Start of Dataset

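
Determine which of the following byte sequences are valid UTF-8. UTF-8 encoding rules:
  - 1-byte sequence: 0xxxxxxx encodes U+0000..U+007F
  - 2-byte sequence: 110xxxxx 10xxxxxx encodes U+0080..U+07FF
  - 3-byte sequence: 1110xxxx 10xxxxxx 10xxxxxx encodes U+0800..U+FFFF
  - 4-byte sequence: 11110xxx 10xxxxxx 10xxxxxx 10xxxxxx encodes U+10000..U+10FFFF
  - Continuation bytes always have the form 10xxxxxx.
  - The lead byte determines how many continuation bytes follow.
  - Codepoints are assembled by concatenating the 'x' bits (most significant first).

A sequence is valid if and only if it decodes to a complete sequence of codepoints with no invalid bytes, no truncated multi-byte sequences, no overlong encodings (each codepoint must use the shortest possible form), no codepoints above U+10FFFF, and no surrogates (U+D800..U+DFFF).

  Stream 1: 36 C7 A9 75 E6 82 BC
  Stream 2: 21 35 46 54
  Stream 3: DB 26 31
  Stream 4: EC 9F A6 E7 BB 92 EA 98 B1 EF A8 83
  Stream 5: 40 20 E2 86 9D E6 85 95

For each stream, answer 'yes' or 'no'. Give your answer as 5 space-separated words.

Stream 1: decodes cleanly. VALID
Stream 2: decodes cleanly. VALID
Stream 3: error at byte offset 1. INVALID
Stream 4: decodes cleanly. VALID
Stream 5: decodes cleanly. VALID

Answer: yes yes no yes yes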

End of Dataset

#### What this task involves
Could you set down each entry above word for word?

#### Worked solution
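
Determine which of the following byte sequences are valid UTF-8. UTF-8 encoding rules:
  - 1-byte sequence: 0xxxxxxx encodes U+0000..U+007F
  - 2-byte sequence: 110xxxxx 10xxxxxx encodes U+0080..U+07FF
  - 3-byte sequence: 1110xxxx 10xxxxxx 10xxxxxx encodes U+0800..U+FFFF
  - 4-byte sequence: 11110xxx 10xxxxxx 10xxxxxx 10xxxxxx encodes U+10000..U+10FFFF
  - Continuation bytes always have the form 10xxxxxx.
  - The lead byte determines how many continuation bytes follow.
  - Codepoints are assembled by concatenating the 'x' bits (most significant first).

A sequence is valid if and only if it decodes to a complete sequence of codepoints with no invalid bytes, no truncated multi-byte sequences, no overlong encodings (each codepoint must use the shortest possible form), no codepoints above U+10FFFF, and no surrogates (U+D800..U+DFFF).

  Stream 1: 36 C7 A9 75 E6 82 BC
  Stream 2: 21 35 46 54
  Stream 3: DB 26 31
  Stream 4: EC 9F A6 E7 BB 92 EA 98 B1 EF A8 83
  Stream 5: 40 20 E2 86 9D E6 85 95

For each stream, answer 'yes' or 'no'. Give your answer as 5 space-separated words.

Stream 1: decodes cleanly. VALID
Stream 2: decodes cleanly. VALID
Stream 3: error at byte offset 1. INVALID
Stream 4: decodes cleanly. VALID
Stream 5: decodes cleanly. VALID

Answer: yes yes no yes yes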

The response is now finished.